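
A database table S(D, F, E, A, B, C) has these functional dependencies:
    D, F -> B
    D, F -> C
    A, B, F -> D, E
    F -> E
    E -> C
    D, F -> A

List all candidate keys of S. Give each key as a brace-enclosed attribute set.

{A, B, F}, {D, F}

{F} never appears on the right of any FD, so every key must include it.
{D, F}⁺ = {A, B, C, D, E, F} — all of the relation — so {D, F} is a candidate key.
{A, B, F}⁺ = {A, B, C, D, E, F} — all of the relation — so {A, B, F} is a candidate key.
These are minimal and exhaustive — every other superkey contains one of them.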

• [Aim of the task] The records above need copying. Do it exactly.

• [Expected output]
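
A database table S(D, F, E, A, B, C) has these functional dependencies:
    D, F -> B
    D, F -> C
    A, B, F -> D, E
    F -> E
    E -> C
    D, F -> A

List all candidate keys of S. Give each key as a brace-enclosed attribute set.

{A, B, F}, {D, F}

{F} never appears on the right of any FD, so every key must include it.
{D, F}⁺ = {A, B, C, D, E, F} — all of the relation — so {D, F} is a candidate key.
{A, B, F}⁺ = {A, B, C, D, E, F} — all of the relation — so {A, B, F} is a candidate key.
These are minimal and exhaustive — every other superkey contains one of them.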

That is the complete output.